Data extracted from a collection
• • • • •
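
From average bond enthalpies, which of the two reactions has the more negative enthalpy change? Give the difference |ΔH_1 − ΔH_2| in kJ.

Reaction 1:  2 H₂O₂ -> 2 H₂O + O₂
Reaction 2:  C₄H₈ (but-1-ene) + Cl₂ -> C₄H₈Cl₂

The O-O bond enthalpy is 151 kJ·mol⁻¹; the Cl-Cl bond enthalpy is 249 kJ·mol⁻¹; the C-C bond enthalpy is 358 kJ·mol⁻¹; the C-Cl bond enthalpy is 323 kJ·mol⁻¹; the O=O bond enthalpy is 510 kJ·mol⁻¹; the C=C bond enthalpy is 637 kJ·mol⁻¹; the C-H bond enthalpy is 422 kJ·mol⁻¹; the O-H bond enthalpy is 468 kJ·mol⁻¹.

Reaction 1:
  Bonds broken (reactants):
    O-H: 4 × 468 = 1872
    O-O: 2 × 151 = 302
    Σ(broken) = 2174 kJ
  Bonds formed (products):
    O-H: 4 × 468 = 1872
    O=O: 1 × 510 = 510
    Σ(formed) = 2382 kJ
  ΔH_1 = 2174 − 2382 = −208 kJ
Reaction 2:
  Bonds broken (reactants):
    C-C: 2 × 358 = 716
    C-H: 8 × 422 = 3376
    C=C: 1 × 637 = 637
    Cl-Cl: 1 × 249 = 249
    Σ(broken) = 4978 kJ
  Bonds formed (products):
    C-C: 3 × 358 = 1074
    C-Cl: 2 × 323 = 646
    C-H: 8 × 422 = 3376
    Σ(formed) = 5096 kJ
  ΔH_2 = 4978 − 5096 = −118 kJ
ΔH_1 − ΔH_2 = −90 kJ, so reaction 1 has the more negative ΔH; |ΔH_1 − ΔH_2| = 90 kJ.

Reaction 1, by 90 kJ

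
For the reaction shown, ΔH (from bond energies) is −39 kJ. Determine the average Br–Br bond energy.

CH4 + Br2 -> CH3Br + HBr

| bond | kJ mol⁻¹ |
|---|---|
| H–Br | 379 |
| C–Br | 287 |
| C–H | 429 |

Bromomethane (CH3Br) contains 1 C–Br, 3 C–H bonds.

D(Br–Br) ≈ 198 kJ/mol

Let D be the Br–Br bond energy.
Σ(broken) = 1×D + 4×429 = 1716 + D
Σ(formed) = 1×287 + 3×429 + 1×379 = 1953
ΔH = Σ(broken) − Σ(formed) = (1716 + D) − (1953) = −237 + D
Setting this equal to −39 kJ gives D = 198 kJ/mol.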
• • • • •
- **Work to complete**
Retype the records above in full, exactly.

- **Exercise output**
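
From average bond enthalpies, which of the two reactions has the more negative enthalpy change? Give the difference |ΔH_1 − ΔH_2| in kJ.

Reaction 1:  2 H₂O₂ -> 2 H₂O + O₂
Reaction 2:  C₄H₈ (but-1-ene) + Cl₂ -> C₄H₈Cl₂

The O-O bond enthalpy is 151 kJ·mol⁻¹; the Cl-Cl bond enthalpy is 249 kJ·mol⁻¹; the C-C bond enthalpy is 358 kJ·mol⁻¹; the C-Cl bond enthalpy is 323 kJ·mol⁻¹; the O=O bond enthalpy is 510 kJ·mol⁻¹; the C=C bond enthalpy is 637 kJ·mol⁻¹; the C-H bond enthalpy is 422 kJ·mol⁻¹; the O-H bond enthalpy is 468 kJ·mol⁻¹.

Reaction 1:
  Bonds broken (reactants):
    O-H: 4 × 468 = 1872
    O-O: 2 × 151 = 302
    Σ(broken) = 2174 kJ
  Bonds formed (products):
    O-H: 4 × 468 = 1872
    O=O: 1 × 510 = 510
    Σ(formed) = 2382 kJ
  ΔH_1 = 2174 − 2382 = −208 kJ
Reaction 2:
  Bonds broken (reactants):
    C-C: 2 × 358 = 716
    C-H: 8 × 422 = 3376
    C=C: 1 × 637 = 637
    Cl-Cl: 1 × 249 = 249
    Σ(broken) = 4978 kJ
  Bonds formed (products):
    C-C: 3 × 358 = 1074
    C-Cl: 2 × 323 = 646
    C-H: 8 × 422 = 3376
    Σ(formed) = 5096 kJ
  ΔH_2 = 4978 − 5096 = −118 kJ
ΔH_1 − ΔH_2 = −90 kJ, so reaction 1 has the more negative ΔH; |ΔH_1 − ΔH_2| = 90 kJ.

Reaction 1, by 90 kJ

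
For the reaction shown, ΔH (from bond energies) is −39 kJ. Determine the average Br–Br bond energy.

CH4 + Br2 -> CH3Br + HBr

| bond | kJ mol⁻¹ |
|---|---|
| H–Br | 379 |
| C–Br | 287 |
| C–H | 429 |

Bromomethane (CH3Br) contains 1 C–Br, 3 C–H bonds.

D(Br–Br) ≈ 198 kJ/mol

Let D be the Br–Br bond energy.
Σ(broken) = 1×D + 4×429 = 1716 + D
Σ(formed) = 1×287 + 3×429 + 1×379 = 1953
ΔH = Σ(broken) − Σ(formed) = (1716 + D) − (1953) = −237 + D
Setting this equal to −39 kJ gives D = 198 kJ/mol.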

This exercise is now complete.